[Dataset entries]
----------

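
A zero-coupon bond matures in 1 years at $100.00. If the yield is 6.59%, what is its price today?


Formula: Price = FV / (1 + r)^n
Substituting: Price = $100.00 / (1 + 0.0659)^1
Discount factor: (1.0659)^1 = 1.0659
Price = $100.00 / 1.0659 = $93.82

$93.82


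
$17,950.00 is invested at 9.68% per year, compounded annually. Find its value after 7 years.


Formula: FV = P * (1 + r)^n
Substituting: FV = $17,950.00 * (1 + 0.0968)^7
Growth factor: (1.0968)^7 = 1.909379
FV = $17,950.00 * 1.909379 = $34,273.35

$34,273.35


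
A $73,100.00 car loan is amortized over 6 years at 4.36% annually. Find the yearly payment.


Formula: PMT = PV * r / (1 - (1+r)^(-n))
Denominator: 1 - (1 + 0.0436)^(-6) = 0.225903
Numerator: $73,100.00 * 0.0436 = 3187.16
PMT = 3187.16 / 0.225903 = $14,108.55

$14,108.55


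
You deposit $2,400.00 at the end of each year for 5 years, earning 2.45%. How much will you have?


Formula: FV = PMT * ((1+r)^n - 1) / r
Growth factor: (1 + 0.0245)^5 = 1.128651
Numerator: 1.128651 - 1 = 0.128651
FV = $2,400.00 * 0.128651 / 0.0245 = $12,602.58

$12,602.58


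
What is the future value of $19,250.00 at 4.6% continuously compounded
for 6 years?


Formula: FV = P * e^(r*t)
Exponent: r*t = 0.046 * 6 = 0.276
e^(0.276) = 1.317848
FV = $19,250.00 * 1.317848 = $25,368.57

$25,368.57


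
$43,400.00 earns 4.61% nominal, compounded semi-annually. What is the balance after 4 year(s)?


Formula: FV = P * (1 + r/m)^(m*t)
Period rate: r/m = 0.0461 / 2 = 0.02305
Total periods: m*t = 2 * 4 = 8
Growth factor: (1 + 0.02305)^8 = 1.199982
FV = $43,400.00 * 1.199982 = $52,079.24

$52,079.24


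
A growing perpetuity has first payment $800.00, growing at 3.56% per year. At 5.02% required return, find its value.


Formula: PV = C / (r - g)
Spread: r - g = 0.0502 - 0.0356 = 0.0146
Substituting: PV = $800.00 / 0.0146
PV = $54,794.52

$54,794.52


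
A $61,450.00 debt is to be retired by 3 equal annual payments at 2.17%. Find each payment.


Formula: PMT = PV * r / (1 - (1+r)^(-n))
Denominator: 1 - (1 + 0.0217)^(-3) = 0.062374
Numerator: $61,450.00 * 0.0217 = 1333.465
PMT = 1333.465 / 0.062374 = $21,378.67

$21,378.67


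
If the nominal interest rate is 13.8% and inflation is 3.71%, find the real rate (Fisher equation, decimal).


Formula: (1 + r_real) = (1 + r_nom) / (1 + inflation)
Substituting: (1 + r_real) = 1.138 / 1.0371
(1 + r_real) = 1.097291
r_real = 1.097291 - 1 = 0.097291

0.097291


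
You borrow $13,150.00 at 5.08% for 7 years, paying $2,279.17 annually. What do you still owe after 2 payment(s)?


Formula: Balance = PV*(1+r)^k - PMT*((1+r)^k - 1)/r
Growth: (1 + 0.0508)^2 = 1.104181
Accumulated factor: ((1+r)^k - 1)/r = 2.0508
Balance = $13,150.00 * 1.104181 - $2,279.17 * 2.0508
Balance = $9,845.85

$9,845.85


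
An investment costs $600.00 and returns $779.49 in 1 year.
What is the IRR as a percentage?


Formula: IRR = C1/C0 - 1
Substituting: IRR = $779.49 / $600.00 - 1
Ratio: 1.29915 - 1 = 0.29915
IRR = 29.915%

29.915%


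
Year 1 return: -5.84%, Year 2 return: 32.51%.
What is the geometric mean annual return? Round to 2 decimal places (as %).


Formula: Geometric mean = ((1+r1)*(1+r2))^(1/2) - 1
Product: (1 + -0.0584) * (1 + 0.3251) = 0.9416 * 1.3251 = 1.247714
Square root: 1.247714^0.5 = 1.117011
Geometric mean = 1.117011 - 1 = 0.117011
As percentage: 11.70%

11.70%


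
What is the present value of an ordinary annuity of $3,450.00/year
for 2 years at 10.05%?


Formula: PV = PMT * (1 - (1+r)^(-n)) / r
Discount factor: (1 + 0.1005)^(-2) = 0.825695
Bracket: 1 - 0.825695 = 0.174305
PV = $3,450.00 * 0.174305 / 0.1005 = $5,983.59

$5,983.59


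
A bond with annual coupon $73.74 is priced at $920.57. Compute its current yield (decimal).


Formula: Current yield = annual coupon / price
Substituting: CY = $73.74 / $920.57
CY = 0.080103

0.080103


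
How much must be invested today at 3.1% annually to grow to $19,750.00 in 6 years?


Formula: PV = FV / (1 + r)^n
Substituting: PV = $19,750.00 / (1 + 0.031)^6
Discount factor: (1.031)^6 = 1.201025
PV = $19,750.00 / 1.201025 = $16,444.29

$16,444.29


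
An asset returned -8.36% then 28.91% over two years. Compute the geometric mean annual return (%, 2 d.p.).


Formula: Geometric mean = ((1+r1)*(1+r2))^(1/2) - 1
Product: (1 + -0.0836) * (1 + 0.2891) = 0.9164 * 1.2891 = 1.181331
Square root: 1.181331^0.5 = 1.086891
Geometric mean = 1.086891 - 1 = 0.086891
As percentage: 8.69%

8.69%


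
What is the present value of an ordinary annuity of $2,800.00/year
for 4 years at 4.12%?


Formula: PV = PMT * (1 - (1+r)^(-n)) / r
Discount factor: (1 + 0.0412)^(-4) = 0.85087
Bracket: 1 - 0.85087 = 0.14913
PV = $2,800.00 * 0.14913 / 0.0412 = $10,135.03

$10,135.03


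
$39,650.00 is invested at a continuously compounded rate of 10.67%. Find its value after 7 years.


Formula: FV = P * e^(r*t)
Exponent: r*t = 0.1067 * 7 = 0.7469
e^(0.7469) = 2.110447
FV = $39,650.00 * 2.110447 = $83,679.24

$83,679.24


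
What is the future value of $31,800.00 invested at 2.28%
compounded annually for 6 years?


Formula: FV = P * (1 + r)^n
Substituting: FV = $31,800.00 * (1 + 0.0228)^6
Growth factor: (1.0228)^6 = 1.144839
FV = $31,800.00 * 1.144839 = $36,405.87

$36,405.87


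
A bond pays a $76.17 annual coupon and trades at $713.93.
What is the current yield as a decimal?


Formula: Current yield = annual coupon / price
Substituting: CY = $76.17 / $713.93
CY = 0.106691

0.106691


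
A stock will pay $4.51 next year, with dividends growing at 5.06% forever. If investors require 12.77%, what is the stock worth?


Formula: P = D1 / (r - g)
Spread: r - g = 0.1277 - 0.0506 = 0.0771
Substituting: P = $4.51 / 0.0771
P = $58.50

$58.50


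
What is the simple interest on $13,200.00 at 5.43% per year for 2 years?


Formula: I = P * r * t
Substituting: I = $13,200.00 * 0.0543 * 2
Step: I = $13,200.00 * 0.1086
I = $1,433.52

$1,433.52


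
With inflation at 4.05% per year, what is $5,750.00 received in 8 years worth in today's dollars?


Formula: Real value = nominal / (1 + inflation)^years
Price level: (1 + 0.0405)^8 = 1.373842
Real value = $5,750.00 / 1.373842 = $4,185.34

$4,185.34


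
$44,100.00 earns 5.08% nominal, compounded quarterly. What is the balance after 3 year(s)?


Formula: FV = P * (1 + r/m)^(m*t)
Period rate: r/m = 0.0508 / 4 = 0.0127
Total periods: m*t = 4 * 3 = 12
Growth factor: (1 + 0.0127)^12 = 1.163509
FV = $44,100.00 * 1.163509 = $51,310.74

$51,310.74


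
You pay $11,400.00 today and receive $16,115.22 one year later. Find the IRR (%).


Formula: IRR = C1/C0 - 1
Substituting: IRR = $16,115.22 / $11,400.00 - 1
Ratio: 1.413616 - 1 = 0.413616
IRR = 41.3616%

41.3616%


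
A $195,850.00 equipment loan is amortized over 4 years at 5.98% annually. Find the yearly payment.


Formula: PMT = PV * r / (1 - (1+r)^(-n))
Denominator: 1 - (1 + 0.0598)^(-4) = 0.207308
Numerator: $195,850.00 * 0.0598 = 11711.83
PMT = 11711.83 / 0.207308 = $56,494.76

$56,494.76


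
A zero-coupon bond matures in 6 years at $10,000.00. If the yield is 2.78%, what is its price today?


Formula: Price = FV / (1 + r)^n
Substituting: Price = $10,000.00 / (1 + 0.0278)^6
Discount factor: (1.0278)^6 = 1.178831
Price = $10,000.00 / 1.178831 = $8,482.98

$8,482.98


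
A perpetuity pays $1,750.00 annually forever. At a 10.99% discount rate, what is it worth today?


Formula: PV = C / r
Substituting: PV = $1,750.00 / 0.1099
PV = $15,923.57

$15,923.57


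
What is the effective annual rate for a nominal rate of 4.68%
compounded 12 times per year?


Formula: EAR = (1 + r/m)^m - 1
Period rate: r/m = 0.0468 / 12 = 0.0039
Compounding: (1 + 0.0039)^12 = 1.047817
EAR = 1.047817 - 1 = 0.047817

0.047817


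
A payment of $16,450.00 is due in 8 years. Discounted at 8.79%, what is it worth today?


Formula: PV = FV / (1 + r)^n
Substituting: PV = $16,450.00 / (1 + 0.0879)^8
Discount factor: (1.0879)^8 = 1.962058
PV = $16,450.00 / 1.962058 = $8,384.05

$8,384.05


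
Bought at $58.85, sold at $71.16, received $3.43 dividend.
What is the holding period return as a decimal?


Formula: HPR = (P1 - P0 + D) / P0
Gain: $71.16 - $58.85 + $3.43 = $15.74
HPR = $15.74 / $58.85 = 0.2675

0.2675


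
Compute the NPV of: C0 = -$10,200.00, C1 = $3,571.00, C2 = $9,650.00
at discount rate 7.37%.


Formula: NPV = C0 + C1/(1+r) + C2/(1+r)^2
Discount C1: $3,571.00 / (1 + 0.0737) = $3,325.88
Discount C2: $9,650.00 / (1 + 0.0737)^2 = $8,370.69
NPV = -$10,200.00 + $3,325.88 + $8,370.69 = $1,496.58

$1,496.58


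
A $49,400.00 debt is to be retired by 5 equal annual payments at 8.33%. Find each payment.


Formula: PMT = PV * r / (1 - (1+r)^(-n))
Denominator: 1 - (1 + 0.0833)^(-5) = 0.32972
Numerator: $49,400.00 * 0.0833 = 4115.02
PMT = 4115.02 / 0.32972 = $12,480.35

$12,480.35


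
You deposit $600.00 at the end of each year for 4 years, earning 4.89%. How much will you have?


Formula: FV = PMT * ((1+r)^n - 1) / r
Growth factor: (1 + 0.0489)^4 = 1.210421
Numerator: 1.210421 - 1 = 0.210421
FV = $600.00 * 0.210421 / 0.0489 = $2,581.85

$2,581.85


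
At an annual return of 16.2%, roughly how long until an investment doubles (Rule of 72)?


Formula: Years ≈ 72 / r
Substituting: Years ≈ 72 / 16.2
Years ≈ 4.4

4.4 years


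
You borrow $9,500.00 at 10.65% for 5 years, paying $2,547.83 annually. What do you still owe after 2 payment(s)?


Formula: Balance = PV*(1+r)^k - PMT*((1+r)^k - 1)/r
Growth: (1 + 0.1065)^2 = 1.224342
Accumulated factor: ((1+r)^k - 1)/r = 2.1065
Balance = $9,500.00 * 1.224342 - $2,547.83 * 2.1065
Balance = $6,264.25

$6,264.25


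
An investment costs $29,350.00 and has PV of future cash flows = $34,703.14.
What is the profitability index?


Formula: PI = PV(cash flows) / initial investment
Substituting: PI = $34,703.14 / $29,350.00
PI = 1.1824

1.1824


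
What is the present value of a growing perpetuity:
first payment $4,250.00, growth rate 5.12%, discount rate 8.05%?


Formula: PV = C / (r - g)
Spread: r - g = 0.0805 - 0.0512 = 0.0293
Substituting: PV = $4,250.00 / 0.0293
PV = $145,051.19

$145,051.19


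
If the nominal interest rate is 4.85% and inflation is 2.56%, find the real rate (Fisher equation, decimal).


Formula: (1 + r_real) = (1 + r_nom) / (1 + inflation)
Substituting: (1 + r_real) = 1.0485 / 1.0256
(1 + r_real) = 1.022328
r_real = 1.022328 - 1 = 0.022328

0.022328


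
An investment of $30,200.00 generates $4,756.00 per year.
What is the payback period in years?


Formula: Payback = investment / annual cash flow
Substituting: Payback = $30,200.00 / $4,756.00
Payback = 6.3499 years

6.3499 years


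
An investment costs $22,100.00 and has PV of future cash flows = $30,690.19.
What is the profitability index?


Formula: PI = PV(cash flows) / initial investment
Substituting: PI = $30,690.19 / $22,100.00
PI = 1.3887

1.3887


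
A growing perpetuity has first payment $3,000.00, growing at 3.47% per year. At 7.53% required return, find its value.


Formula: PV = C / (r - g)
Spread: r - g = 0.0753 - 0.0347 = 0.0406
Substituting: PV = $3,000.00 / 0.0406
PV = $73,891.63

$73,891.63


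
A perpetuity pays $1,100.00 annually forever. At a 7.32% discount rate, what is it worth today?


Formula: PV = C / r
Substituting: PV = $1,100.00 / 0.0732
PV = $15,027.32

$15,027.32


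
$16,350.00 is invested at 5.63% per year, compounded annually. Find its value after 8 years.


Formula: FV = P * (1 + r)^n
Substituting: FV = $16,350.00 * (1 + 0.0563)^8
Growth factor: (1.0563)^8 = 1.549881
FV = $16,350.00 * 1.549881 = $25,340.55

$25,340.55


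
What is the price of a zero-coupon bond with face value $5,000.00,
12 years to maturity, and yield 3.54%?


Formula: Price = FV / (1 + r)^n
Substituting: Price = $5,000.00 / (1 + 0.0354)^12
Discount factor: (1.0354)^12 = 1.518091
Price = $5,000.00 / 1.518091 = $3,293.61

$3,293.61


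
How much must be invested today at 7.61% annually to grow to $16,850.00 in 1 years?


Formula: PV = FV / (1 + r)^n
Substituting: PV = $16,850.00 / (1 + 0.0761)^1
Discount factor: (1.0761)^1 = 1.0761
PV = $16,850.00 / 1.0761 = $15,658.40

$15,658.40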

----------

#### [TO DO]
Determine the number of lines in the data above that hold "future", and reply with that number alone.

#### [ANSWER AREA]
4